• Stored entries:
━━━
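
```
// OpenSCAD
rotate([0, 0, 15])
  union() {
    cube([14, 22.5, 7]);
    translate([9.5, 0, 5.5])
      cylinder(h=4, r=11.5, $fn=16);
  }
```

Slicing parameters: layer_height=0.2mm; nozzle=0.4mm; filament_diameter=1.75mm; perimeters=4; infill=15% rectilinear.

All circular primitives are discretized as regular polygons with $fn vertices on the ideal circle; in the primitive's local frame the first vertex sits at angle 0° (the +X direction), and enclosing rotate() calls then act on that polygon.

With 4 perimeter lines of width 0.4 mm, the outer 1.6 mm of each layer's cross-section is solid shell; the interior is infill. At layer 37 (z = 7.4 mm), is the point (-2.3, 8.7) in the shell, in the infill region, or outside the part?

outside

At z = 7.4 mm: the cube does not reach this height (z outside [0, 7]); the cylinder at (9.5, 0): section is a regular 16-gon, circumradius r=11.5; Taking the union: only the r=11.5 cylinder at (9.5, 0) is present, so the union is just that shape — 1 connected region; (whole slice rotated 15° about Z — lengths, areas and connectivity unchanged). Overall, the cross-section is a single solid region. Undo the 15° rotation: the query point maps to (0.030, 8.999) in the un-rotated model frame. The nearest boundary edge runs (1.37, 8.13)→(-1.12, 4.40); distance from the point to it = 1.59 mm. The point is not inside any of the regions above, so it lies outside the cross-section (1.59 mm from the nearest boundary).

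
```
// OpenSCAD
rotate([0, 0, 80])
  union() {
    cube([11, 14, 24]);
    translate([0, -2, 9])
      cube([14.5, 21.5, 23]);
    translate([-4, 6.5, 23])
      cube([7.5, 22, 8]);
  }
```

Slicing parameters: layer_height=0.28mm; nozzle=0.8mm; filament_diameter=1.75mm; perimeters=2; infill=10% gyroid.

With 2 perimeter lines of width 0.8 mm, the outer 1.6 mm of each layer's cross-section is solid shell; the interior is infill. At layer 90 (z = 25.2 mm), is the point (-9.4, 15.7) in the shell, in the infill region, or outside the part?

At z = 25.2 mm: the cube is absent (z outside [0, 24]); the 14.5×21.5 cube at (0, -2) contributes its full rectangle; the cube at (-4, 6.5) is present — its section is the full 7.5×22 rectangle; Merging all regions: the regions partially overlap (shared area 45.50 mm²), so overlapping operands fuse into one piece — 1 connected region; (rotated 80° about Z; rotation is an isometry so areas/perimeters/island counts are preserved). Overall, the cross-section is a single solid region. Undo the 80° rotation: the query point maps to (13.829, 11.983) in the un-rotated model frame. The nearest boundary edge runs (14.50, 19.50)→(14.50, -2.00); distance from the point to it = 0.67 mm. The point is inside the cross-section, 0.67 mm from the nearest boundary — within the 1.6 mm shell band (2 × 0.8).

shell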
━━━
Reproduce every line above that contains the string "Slicing".

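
Slicing parameters: layer_height=0.2mm; nozzle=0.4mm; filament_diameter=1.75mm; perimeters=4; infill=15% rectilinear.
Slicing parameters: layer_height=0.28mm; nozzle=0.8mm; filament_diameter=1.75mm; perimeters=2; infill=10% gyroid.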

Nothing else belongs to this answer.